### Task item
With both ends included, repeat exactly the lines of the entries below from the one containing "c2 = (534.556455, 127.032142)" down to the one containing "c3 = (328.640293, 220.297385)", and no others.

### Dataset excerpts
——

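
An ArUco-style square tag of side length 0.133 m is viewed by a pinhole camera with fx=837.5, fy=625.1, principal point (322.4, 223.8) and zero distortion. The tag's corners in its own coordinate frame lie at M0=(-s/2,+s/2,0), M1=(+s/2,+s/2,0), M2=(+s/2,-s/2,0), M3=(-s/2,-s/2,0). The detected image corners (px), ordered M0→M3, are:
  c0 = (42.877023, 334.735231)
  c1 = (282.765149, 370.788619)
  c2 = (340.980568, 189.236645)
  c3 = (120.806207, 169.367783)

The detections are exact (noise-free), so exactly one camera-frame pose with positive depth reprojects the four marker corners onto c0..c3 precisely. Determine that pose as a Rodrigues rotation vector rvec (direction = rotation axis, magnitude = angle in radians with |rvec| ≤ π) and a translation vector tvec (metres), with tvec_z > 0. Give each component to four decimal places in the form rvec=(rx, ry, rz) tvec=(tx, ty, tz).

rvec=(-0.3996, 0.2282, 0.1827) tvec=(-0.0683, 0.0264, 0.4465)

Intrinsics K: fx=837.5, fy=625.1, cx=322.4, cy=223.8
Marker side s = 0.133 m; corners in marker frame (Z=0):
  M0 = (-0.0665, +0.0665, 0)
  M1 = (+0.0665, +0.0665, 0)
  M2 = (+0.0665, -0.0665, 0)
  M3 = (-0.0665, -0.0665, 0)
Detected image corners:
  c0 = (42.877023, 334.735231) px
  c1 = (282.765149, 370.788619) px
  c2 = (340.980568, 189.236645) px
  c3 = (120.806207, 169.367783) px
Planar DLT: solve 8×8 A·h = b for H (H[2,2]=1):
  H  [+1613.25247 -674.71289 +194.33464]
  H  [+55.18466 +1085.56927 +260.81169]
  H  [-0.57045 -0.81318 +1.00000]
B = K⁻¹H; ‖b₁‖=2.239586, ‖b₂‖=2.239586; λ = 2/(‖b₁‖+‖b₂‖) = 0.446511, sign → tz>0 ⇒ λ=+0.446511
r₁ = λ·B[:,0] = (+0.95816,+0.13061,-0.25471); r₂ = λ·B[:,1] = (-0.21995,+0.90542,-0.36309)
r₃ = r₁×r₂ = (+0.18320,+0.40392,+0.89626); SVD([r₁ r₂ r₃]) → R = UVᵀ:
  R  [+0.95816 -0.21995 +0.18320]
  R  [+0.13061 +0.90542 +0.40392]
  R  [-0.25471 -0.36309 +0.89626]
t = (-0.06828, +0.02644, +0.44651) m
tr R = 2.759838; θ = arccos((tr R − 1)/2) = 0.495105 rad = 28.367°
axis k = ((R−Rᵀ)₃₂, (R−Rᵀ)₁₃, (R−Rᵀ)₂₁) / (2 sinθ) = (-0.807173, +0.460841, +0.368914)
rvec = θ·k = (-0.399635, +0.228165, +0.182651)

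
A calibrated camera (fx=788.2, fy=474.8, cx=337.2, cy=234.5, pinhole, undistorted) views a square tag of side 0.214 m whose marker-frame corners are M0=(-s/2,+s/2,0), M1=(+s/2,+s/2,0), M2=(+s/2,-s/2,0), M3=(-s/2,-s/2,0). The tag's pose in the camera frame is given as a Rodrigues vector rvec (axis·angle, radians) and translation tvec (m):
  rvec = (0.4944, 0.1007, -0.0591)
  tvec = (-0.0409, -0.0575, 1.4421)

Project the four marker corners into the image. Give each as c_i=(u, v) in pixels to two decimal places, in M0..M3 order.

c0=(264.62, 247.11) c1=(376.62, 245.11) c2=(369.60, 181.18) c3=(249.68, 184.41)

Intrinsics K: fx=788.2, fy=474.8, cx=337.2, cy=234.5
Marker side s = 0.214 m; corners in marker frame (Z=0):
  M0 = (-0.1070, +0.1070, 0)
  M1 = (+0.1070, +0.1070, 0)
  M2 = (+0.1070, -0.1070, 0)
  M3 = (-0.1070, -0.1070, 0)
rvec = (0.4944, 0.1007, -0.0591), |rvec| = θ = 0.50800 rad = 29.106°
Rodrigues: sinθ=0.48643, 1−cosθ=0.12628; R = I + sinθ·[k]× + (1−cosθ)·[k]×²:
    [+0.99333 +0.08095 +0.08213]
    [-0.03223 +0.87868 -0.47632]
    [-0.11072 +0.47050 +0.87543]
t = (-0.0409, -0.0575, 1.4421) m
M0: Pc = R·M0+t = (-0.13852, +0.03997, +1.50429); u = 788.2·(-0.13852)/1.50429 + 337.2 = 264.6178, v = 474.8·(+0.03997)/1.50429 + 234.5 = 247.1149
M1: Pc = R·M1+t = (+0.07405, +0.03307, +1.48060); u = 788.2·(+0.07405)/1.48060 + 337.2 = 376.6198, v = 474.8·(+0.03307)/1.48060 + 234.5 = 245.1051
M2: Pc = R·M2+t = (+0.05672, -0.15497, +1.37991); u = 788.2·(+0.05672)/1.37991 + 337.2 = 369.6007, v = 474.8·(-0.15497)/1.37991 + 234.5 = 181.1788
M3: Pc = R·M3+t = (-0.15585, -0.14807, +1.40360); u = 788.2·(-0.15585)/1.40360 + 337.2 = 249.6828, v = 474.8·(-0.14807)/1.40360 + 234.5 = 184.4119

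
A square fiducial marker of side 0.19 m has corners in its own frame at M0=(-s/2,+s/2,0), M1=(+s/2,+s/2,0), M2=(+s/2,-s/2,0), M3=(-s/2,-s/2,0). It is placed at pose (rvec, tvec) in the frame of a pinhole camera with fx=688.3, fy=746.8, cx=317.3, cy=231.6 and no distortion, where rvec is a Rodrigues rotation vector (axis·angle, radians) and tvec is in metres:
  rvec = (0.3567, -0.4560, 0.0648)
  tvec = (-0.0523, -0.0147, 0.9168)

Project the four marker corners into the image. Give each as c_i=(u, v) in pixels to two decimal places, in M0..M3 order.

Intrinsics K: fx=688.3, fy=746.8, cx=317.3, cy=231.6
Marker side s = 0.19 m; corners in marker frame (Z=0):
  M0 = (-0.0950, +0.0950, 0)
  M1 = (+0.0950, +0.0950, 0)
  M2 = (+0.0950, -0.0950, 0)
  M3 = (-0.0950, -0.0950, 0)
rvec = (0.3567, -0.4560, 0.0648), |rvec| = θ = 0.58255 rad = 33.378°
Rodrigues: sinθ=0.55016, 1−cosθ=0.16494; R = I + sinθ·[k]× + (1−cosθ)·[k]×²:
    [+0.89690 -0.14025 -0.41941]
    [-0.01786 +0.93612 -0.35123]
    [+0.44188 +0.32250 +0.83710]
t = (-0.0523, -0.0147, 0.9168) m
M0: Pc = R·M0+t = (-0.15083, +0.07593, +0.90546); u = 688.3·(-0.15083)/0.90546 + 317.3 = 202.6448, v = 746.8·(+0.07593)/0.90546 + 231.6 = 294.2234
M1: Pc = R·M1+t = (+0.01958, +0.07254, +0.98942); u = 688.3·(+0.01958)/0.98942 + 317.3 = 330.9222, v = 746.8·(+0.07254)/0.98942 + 231.6 = 286.3486
M2: Pc = R·M2+t = (+0.04623, -0.10533, +0.92814); u = 688.3·(+0.04623)/0.92814 + 317.3 = 351.5831, v = 746.8·(-0.10533)/0.92814 + 231.6 = 146.8511
M3: Pc = R·M3+t = (-0.12418, -0.10194, +0.84418); u = 688.3·(-0.12418)/0.84418 + 317.3 = 216.0493, v = 746.8·(-0.10194)/0.84418 + 231.6 = 141.4240

c0=(202.64, 294.22) c1=(330.92, 286.35) c2=(351.58, 146.85) c3=(216.05, 141.42)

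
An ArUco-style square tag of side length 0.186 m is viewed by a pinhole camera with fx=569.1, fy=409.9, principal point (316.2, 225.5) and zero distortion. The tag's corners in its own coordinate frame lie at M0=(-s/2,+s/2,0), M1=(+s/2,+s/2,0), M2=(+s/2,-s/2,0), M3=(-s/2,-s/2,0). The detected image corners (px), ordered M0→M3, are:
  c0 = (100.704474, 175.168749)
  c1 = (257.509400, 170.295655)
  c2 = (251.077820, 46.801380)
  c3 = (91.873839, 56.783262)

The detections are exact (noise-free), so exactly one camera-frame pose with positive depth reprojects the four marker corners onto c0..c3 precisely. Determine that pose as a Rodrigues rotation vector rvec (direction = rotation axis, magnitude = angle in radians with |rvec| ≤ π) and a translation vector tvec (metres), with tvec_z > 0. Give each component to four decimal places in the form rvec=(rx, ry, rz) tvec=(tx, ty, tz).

rvec=(0.0612, 0.1414, -0.0274) tvec=(-0.1601, -0.1758, 0.6396)

Intrinsics K: fx=569.1, fy=409.9, cx=316.2, cy=225.5
Marker side s = 0.186 m; corners in marker frame (Z=0):
  M0 = (-0.0930, +0.0930, 0)
  M1 = (+0.0930, +0.0930, 0)
  M2 = (+0.0930, -0.0930, 0)
  M3 = (-0.0930, -0.0930, 0)
Detected image corners:
  c0 = (100.704474, 175.168749) px
  c1 = (257.509400, 170.295655) px
  c2 = (251.077820, 46.801380) px
  c3 = (91.873839, 56.783262) px
Planar DLT: solve 8×8 A·h = b for H (H[2,2]=1):
  H  [+810.61452 +57.34428 +173.69718]
  H  [-64.67410 +660.29636 +112.85796]
  H  [-0.22144 +0.09233 +1.00000]
B = K⁻¹H; ‖b₁‖=1.563592, ‖b₂‖=1.563592; λ = 2/(‖b₁‖+‖b₂‖) = 0.639553, sign → tz>0 ⇒ λ=+0.639553
r₁ = λ·B[:,0] = (+0.98965,-0.02300,-0.14162); r₂ = λ·B[:,1] = (+0.03164,+0.99775,+0.05905)
r₃ = r₁×r₂ = (+0.13995,-0.06292,+0.98816); SVD([r₁ r₂ r₃]) → R = UVᵀ:
  R  [+0.98965 +0.03164 +0.13995]
  R  [-0.02300 +0.99775 -0.06292]
  R  [-0.14162 +0.05905 +0.98816]
t = (-0.16014, -0.17575, +0.63955) m
tr R = 2.975566; θ = arccos((tr R − 1)/2) = 0.156475 rad = 8.965°
axis k = ((R−Rᵀ)₃₂, (R−Rᵀ)₁₃, (R−Rᵀ)₂₁) / (2 sinθ) = (+0.391321, +0.903406, -0.175290)
rvec = θ·k = (+0.061232, +0.141360, -0.027428)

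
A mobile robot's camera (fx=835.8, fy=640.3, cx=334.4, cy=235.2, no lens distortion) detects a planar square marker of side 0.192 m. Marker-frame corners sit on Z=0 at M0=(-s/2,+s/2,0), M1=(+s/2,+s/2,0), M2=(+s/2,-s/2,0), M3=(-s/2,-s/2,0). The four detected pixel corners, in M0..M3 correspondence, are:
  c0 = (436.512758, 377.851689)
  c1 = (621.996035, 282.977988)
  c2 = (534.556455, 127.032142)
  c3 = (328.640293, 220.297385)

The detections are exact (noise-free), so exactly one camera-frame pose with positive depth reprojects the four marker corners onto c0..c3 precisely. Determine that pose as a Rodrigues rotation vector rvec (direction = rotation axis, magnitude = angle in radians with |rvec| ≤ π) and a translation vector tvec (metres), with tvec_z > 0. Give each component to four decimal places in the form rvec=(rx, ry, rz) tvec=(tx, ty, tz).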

——

### Response to the task
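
  c2 = (534.556455, 127.032142)
  c3 = (328.640293, 220.297385)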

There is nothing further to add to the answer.